Problem description: Repeat every line below exactly, word for word.

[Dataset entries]
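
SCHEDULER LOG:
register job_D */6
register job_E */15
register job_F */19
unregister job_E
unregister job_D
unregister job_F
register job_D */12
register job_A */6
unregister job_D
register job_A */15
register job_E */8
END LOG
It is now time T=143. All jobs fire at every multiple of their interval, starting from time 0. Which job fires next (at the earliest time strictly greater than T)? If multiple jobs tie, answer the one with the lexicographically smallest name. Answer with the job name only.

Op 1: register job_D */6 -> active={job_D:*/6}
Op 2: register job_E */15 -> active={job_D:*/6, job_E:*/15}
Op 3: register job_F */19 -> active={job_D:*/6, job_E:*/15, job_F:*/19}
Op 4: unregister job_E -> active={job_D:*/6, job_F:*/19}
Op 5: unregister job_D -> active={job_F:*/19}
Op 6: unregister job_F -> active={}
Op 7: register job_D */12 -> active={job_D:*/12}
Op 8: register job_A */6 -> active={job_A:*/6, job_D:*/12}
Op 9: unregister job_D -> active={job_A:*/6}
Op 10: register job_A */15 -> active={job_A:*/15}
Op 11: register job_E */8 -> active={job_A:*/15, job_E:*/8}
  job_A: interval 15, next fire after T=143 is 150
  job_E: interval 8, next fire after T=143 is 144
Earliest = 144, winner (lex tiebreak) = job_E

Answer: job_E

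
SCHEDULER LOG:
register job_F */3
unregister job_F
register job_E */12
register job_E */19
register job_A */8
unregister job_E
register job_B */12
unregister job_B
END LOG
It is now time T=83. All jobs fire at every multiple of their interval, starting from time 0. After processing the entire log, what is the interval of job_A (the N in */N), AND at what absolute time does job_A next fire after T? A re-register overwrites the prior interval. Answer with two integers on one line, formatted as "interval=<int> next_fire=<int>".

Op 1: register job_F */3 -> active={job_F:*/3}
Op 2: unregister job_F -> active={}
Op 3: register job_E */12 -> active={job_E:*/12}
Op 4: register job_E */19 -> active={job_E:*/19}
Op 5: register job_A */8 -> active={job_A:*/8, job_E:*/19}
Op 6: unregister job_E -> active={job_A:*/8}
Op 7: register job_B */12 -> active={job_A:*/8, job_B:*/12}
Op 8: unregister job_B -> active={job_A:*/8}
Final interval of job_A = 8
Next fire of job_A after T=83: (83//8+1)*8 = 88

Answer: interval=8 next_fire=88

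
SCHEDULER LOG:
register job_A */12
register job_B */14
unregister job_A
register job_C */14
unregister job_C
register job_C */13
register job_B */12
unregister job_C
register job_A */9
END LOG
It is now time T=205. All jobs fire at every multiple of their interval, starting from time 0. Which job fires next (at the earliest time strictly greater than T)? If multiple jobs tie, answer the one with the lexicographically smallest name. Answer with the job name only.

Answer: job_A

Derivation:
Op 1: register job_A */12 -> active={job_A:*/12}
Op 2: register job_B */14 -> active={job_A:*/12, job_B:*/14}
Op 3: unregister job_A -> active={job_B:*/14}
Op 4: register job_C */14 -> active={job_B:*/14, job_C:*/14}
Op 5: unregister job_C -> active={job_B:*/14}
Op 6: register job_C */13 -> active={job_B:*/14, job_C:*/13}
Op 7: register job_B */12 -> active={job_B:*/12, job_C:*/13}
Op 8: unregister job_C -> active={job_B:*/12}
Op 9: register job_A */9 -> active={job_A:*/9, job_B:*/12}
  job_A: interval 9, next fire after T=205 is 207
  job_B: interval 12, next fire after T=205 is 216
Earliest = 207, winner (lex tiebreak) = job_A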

Written response:
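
SCHEDULER LOG:
register job_D */6
register job_E */15
register job_F */19
unregister job_E
unregister job_D
unregister job_F
register job_D */12
register job_A */6
unregister job_D
register job_A */15
register job_E */8
END LOG
It is now time T=143. All jobs fire at every multiple of their interval, starting from time 0. Which job fires next (at the earliest time strictly greater than T)? If multiple jobs tie, answer the one with the lexicographically smallest name. Answer with the job name only.

Op 1: register job_D */6 -> active={job_D:*/6}
Op 2: register job_E */15 -> active={job_D:*/6, job_E:*/15}
Op 3: register job_F */19 -> active={job_D:*/6, job_E:*/15, job_F:*/19}
Op 4: unregister job_E -> active={job_D:*/6, job_F:*/19}
Op 5: unregister job_D -> active={job_F:*/19}
Op 6: unregister job_F -> active={}
Op 7: register job_D */12 -> active={job_D:*/12}
Op 8: register job_A */6 -> active={job_A:*/6, job_D:*/12}
Op 9: unregister job_D -> active={job_A:*/6}
Op 10: register job_A */15 -> active={job_A:*/15}
Op 11: register job_E */8 -> active={job_A:*/15, job_E:*/8}
  job_A: interval 15, next fire after T=143 is 150
  job_E: interval 8, next fire after T=143 is 144
Earliest = 144, winner (lex tiebreak) = job_E

Answer: job_E

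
SCHEDULER LOG:
register job_F */3
unregister job_F
register job_E */12
register job_E */19
register job_A */8
unregister job_E
register job_B */12
unregister job_B
END LOG
It is now time T=83. All jobs fire at every multiple of their interval, starting from time 0. After processing the entire log, what is the interval of job_A (the N in */N), AND at what absolute time does job_A next fire after T? A re-register overwrites the prior interval. Answer with two integers on one line, formatted as "interval=<int> next_fire=<int>".

Op 1: register job_F */3 -> active={job_F:*/3}
Op 2: unregister job_F -> active={}
Op 3: register job_E */12 -> active={job_E:*/12}
Op 4: register job_E */19 -> active={job_E:*/19}
Op 5: register job_A */8 -> active={job_A:*/8, job_E:*/19}
Op 6: unregister job_E -> active={job_A:*/8}
Op 7: register job_B */12 -> active={job_A:*/8, job_B:*/12}
Op 8: unregister job_B -> active={job_A:*/8}
Final interval of job_A = 8
Next fire of job_A after T=83: (83//8+1)*8 = 88

Answer: interval=8 next_fire=88

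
SCHEDULER LOG:
register job_A */12
register job_B */14
unregister job_A
register job_C */14
unregister job_C
register job_C */13
register job_B */12
unregister job_C
register job_A */9
END LOG
It is now time T=205. All jobs fire at every multiple of their interval, starting from time 0. Which job fires next (at the earliest time strictly greater than T)? If multiple jobs tie, answer the one with the lexicographically smallest name. Answer with the job name only.

Answer: job_A

Derivation:
Op 1: register job_A */12 -> active={job_A:*/12}
Op 2: register job_B */14 -> active={job_A:*/12, job_B:*/14}
Op 3: unregister job_A -> active={job_B:*/14}
Op 4: register job_C */14 -> active={job_B:*/14, job_C:*/14}
Op 5: unregister job_C -> active={job_B:*/14}
Op 6: register job_C */13 -> active={job_B:*/14, job_C:*/13}
Op 7: register job_B */12 -> active={job_B:*/12, job_C:*/13}
Op 8: unregister job_C -> active={job_B:*/12}
Op 9: register job_A */9 -> active={job_A:*/9, job_B:*/12}
  job_A: interval 9, next fire after T=205 is 207
  job_B: interval 12, next fire after T=205 is 216
Earliest = 207, winner (lex tiebreak) = job_A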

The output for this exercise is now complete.